* [Work to complete]:
Could you please repeat all of the entries exactly as written?

* [Dataset records]:
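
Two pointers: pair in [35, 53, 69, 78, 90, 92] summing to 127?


lo=0(35)+hi=5(92)=127

Yes: 35+92=127


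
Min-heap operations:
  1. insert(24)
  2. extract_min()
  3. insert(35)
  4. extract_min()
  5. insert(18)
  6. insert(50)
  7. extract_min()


insert(24) -> [24]
extract_min()->24, []
insert(35) -> [35]
extract_min()->35, []
insert(18) -> [18]
insert(50) -> [18, 50]
extract_min()->18, [50]

Final heap: [50]


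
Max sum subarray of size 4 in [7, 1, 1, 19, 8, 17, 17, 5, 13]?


[0:4]: 28
[1:5]: 29
[2:6]: 45
[3:7]: 61
[4:8]: 47
[5:9]: 52

Max: 61 at [3:7]


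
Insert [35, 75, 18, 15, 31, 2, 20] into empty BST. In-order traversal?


Insert 35: root
Insert 75: R from 35
Insert 18: L from 35
Insert 15: L from 35 -> L from 18
Insert 31: L from 35 -> R from 18
Insert 2: L from 35 -> L from 18 -> L from 15
Insert 20: L from 35 -> R from 18 -> L from 31

In-order: [2, 15, 18, 20, 31, 35, 75]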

* [Expected answer]:
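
Two pointers: pair in [35, 53, 69, 78, 90, 92] summing to 127?


lo=0(35)+hi=5(92)=127

Yes: 35+92=127


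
Min-heap operations:
  1. insert(24)
  2. extract_min()
  3. insert(35)
  4. extract_min()
  5. insert(18)
  6. insert(50)
  7. extract_min()


insert(24) -> [24]
extract_min()->24, []
insert(35) -> [35]
extract_min()->35, []
insert(18) -> [18]
insert(50) -> [18, 50]
extract_min()->18, [50]

Final heap: [50]


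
Max sum subarray of size 4 in [7, 1, 1, 19, 8, 17, 17, 5, 13]?


[0:4]: 28
[1:5]: 29
[2:6]: 45
[3:7]: 61
[4:8]: 47
[5:9]: 52

Max: 61 at [3:7]


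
Insert [35, 75, 18, 15, 31, 2, 20] into empty BST. In-order traversal?


Insert 35: root
Insert 75: R from 35
Insert 18: L from 35
Insert 15: L from 35 -> L from 18
Insert 31: L from 35 -> R from 18
Insert 2: L from 35 -> L from 18 -> L from 15
Insert 20: L from 35 -> R from 18 -> L from 31

In-order: [2, 15, 18, 20, 31, 35, 75]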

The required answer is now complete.